EXERCISE AIM: Among the entries below, find the lines that contain the string "What". State only how many there are.

***** SOURCE DATA *****

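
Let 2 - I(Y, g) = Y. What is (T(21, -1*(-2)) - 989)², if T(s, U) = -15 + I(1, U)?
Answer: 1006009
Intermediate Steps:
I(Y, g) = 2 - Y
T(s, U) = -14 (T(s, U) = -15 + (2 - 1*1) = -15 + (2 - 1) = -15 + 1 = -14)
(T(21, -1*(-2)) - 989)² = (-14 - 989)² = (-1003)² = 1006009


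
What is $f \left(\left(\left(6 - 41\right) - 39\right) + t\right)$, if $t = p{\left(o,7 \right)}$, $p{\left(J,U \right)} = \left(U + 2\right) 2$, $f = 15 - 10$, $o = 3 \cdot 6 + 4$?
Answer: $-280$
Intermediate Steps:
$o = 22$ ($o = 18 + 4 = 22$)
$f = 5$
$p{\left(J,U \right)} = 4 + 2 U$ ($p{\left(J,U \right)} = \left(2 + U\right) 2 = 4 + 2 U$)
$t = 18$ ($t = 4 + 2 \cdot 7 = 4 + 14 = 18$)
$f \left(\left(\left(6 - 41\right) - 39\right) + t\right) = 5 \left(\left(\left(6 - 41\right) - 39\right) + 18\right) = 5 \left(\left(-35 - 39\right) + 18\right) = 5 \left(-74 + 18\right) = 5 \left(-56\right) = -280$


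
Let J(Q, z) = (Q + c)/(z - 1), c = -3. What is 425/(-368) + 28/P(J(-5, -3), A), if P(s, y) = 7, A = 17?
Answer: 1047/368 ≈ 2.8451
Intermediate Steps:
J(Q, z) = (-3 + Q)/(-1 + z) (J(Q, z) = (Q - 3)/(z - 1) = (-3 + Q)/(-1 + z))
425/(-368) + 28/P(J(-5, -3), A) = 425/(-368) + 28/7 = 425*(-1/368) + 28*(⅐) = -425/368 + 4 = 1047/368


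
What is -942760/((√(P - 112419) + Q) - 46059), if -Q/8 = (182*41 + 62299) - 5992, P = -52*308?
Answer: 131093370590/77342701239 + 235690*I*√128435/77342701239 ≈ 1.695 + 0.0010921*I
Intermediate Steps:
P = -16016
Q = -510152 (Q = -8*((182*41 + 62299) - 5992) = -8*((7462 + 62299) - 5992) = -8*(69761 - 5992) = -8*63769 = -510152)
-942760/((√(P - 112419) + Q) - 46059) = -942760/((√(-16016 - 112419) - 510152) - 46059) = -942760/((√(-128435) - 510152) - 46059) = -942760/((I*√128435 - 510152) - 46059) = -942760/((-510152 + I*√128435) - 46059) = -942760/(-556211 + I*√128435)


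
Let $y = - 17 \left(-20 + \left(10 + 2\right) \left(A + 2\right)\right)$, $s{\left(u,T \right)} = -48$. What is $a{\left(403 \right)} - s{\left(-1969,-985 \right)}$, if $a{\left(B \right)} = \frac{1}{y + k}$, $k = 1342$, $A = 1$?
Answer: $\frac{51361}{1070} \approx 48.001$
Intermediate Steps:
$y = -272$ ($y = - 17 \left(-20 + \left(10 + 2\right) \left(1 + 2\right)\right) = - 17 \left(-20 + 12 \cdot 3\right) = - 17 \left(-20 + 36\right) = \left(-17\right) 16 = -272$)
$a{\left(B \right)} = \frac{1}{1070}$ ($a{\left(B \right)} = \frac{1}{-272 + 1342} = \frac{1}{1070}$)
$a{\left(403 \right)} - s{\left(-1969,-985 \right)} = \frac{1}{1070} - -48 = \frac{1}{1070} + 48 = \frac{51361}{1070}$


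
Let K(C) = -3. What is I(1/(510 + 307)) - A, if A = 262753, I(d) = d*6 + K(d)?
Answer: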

*****

FINAL ANSWER: 6